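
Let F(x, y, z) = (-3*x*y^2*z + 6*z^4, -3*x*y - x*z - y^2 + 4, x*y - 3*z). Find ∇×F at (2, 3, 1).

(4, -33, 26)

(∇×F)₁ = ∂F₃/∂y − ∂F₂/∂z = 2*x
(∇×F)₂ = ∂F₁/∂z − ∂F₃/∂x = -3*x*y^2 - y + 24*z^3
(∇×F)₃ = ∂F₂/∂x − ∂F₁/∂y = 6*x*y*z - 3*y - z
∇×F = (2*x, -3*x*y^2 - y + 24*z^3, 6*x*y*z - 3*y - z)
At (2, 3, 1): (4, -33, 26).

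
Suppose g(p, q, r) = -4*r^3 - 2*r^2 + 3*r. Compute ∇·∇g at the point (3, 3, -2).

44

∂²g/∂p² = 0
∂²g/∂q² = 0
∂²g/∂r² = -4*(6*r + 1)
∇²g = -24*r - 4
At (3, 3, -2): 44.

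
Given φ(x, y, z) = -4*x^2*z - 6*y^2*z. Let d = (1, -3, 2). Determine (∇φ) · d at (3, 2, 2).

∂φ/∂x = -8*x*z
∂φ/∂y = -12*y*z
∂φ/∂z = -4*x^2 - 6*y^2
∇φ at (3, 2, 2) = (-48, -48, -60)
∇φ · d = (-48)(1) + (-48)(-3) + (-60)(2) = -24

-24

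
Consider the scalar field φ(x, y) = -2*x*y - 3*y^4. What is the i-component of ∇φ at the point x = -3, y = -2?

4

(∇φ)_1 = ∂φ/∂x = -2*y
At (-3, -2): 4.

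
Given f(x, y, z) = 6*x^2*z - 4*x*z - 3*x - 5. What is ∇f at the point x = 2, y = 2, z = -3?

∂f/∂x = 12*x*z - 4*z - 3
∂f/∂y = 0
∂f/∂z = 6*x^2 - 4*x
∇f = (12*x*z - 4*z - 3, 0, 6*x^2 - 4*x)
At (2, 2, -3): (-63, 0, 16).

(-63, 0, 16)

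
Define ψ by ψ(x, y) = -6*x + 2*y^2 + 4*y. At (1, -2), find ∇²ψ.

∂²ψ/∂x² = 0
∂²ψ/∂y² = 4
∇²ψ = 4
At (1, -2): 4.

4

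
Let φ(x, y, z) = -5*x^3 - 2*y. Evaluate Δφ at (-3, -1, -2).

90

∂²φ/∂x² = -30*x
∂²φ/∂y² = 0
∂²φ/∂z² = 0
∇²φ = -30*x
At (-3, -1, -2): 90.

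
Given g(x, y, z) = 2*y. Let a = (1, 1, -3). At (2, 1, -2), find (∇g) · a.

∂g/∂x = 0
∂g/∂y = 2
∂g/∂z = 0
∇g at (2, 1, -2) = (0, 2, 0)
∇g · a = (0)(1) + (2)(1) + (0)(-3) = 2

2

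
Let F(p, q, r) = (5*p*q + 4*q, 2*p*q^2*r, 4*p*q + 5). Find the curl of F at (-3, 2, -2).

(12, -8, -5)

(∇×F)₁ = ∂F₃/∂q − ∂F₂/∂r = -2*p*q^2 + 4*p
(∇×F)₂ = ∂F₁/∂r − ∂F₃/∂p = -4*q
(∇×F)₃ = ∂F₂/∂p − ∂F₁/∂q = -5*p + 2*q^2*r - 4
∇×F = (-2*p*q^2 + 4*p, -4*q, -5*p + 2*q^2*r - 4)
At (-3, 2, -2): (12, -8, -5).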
------------------------
WORK REQUEST
All entries must be repeated exactly.

WRITTEN ANSWER
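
Let F(x, y, z) = (-3*x*y^2*z + 6*z^4, -3*x*y - x*z - y^2 + 4, x*y - 3*z). Find ∇×F at (2, 3, 1).

(4, -33, 26)

(∇×F)₁ = ∂F₃/∂y − ∂F₂/∂z = 2*x
(∇×F)₂ = ∂F₁/∂z − ∂F₃/∂x = -3*x*y^2 - y + 24*z^3
(∇×F)₃ = ∂F₂/∂x − ∂F₁/∂y = 6*x*y*z - 3*y - z
∇×F = (2*x, -3*x*y^2 - y + 24*z^3, 6*x*y*z - 3*y - z)
At (2, 3, 1): (4, -33, 26).

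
Suppose g(p, q, r) = -4*r^3 - 2*r^2 + 3*r. Compute ∇·∇g at the point (3, 3, -2).

44

∂²g/∂p² = 0
∂²g/∂q² = 0
∂²g/∂r² = -4*(6*r + 1)
∇²g = -24*r - 4
At (3, 3, -2): 44.

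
Given φ(x, y, z) = -4*x^2*z - 6*y^2*z. Let d = (1, -3, 2). Determine (∇φ) · d at (3, 2, 2).

∂φ/∂x = -8*x*z
∂φ/∂y = -12*y*z
∂φ/∂z = -4*x^2 - 6*y^2
∇φ at (3, 2, 2) = (-48, -48, -60)
∇φ · d = (-48)(1) + (-48)(-3) + (-60)(2) = -24

-24

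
Consider the scalar field φ(x, y) = -2*x*y - 3*y^4. What is the i-component of ∇φ at the point x = -3, y = -2?

4

(∇φ)_1 = ∂φ/∂x = -2*y
At (-3, -2): 4.

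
Given f(x, y, z) = 6*x^2*z - 4*x*z - 3*x - 5. What is ∇f at the point x = 2, y = 2, z = -3?

∂f/∂x = 12*x*z - 4*z - 3
∂f/∂y = 0
∂f/∂z = 6*x^2 - 4*x
∇f = (12*x*z - 4*z - 3, 0, 6*x^2 - 4*x)
At (2, 2, -3): (-63, 0, 16).

(-63, 0, 16)

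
Define ψ by ψ(x, y) = -6*x + 2*y^2 + 4*y. At (1, -2), find ∇²ψ.

∂²ψ/∂x² = 0
∂²ψ/∂y² = 4
∇²ψ = 4
At (1, -2): 4.

4

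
Let φ(x, y, z) = -5*x^3 - 2*y. Evaluate Δφ at (-3, -1, -2).

90

∂²φ/∂x² = -30*x
∂²φ/∂y² = 0
∂²φ/∂z² = 0
∇²φ = -30*x
At (-3, -1, -2): 90.

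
Given g(x, y, z) = 2*y. Let a = (1, 1, -3). At (2, 1, -2), find (∇g) · a.

∂g/∂x = 0
∂g/∂y = 2
∂g/∂z = 0
∇g at (2, 1, -2) = (0, 2, 0)
∇g · a = (0)(1) + (2)(1) + (0)(-3) = 2

2

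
Let F(p, q, r) = (5*p*q + 4*q, 2*p*q^2*r, 4*p*q + 5). Find the curl of F at (-3, 2, -2).

(12, -8, -5)

(∇×F)₁ = ∂F₃/∂q − ∂F₂/∂r = -2*p*q^2 + 4*p
(∇×F)₂ = ∂F₁/∂r − ∂F₃/∂p = -4*q
(∇×F)₃ = ∂F₂/∂p − ∂F₁/∂q = -5*p + 2*q^2*r - 4
∇×F = (-2*p*q^2 + 4*p, -4*q, -5*p + 2*q^2*r - 4)
At (-3, 2, -2): (12, -8, -5).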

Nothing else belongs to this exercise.